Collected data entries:
━━━━━━━━━━━━━━━━━━━━━━━━━━━━━━

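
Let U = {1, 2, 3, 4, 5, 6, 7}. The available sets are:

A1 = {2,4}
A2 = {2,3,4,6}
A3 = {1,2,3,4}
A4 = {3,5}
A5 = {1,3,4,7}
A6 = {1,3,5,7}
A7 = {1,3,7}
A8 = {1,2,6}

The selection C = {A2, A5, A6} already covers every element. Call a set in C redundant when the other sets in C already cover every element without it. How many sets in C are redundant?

Drop A2: 2, 6 uncovered — not redundant.
Drop A5: the rest still cover every element — redundant.
Drop A6: 5 uncovered — not redundant.
1 redundant: A5.

1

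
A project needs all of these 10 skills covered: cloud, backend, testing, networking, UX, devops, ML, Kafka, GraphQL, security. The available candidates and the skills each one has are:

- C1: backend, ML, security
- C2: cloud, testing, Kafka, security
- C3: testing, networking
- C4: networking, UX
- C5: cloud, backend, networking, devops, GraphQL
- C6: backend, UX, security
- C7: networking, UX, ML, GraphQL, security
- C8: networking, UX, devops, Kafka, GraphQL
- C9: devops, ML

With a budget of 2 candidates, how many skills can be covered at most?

8

Choosing C1, C8 covers {backend, networking, UX, devops, ML, Kafka, GraphQL, security} — 8 skills.
No choice of 2 candidates does better; here cloud, testing are left uncovered.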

━━━━━━━━━━━━━━━━━━━━━━━━━━━━━━

REQUIREMENT - Would you transcribe the data above exactly as it stands?

ANSWER FOR THE TASK -
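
Let U = {1, 2, 3, 4, 5, 6, 7}. The available sets are:

A1 = {2,4}
A2 = {2,3,4,6}
A3 = {1,2,3,4}
A4 = {3,5}
A5 = {1,3,4,7}
A6 = {1,3,5,7}
A7 = {1,3,7}
A8 = {1,2,6}

The selection C = {A2, A5, A6} already covers every element. Call a set in C redundant when the other sets in C already cover every element without it. How many sets in C are redundant?

Drop A2: 2, 6 uncovered — not redundant.
Drop A5: the rest still cover every element — redundant.
Drop A6: 5 uncovered — not redundant.
1 redundant: A5.

1

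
A project needs all of these 10 skills covered: cloud, backend, testing, networking, UX, devops, ML, Kafka, GraphQL, security. The available candidates and the skills each one has are:

- C1: backend, ML, security
- C2: cloud, testing, Kafka, security
- C3: testing, networking
- C4: networking, UX
- C5: cloud, backend, networking, devops, GraphQL
- C6: backend, UX, security
- C7: networking, UX, ML, GraphQL, security
- C8: networking, UX, devops, Kafka, GraphQL
- C9: devops, ML

With a budget of 2 candidates, how many skills can be covered at most?

8

Choosing C1, C8 covers {backend, networking, UX, devops, ML, Kafka, GraphQL, security} — 8 skills.
No choice of 2 candidates does better; here cloud, testing are left uncovered.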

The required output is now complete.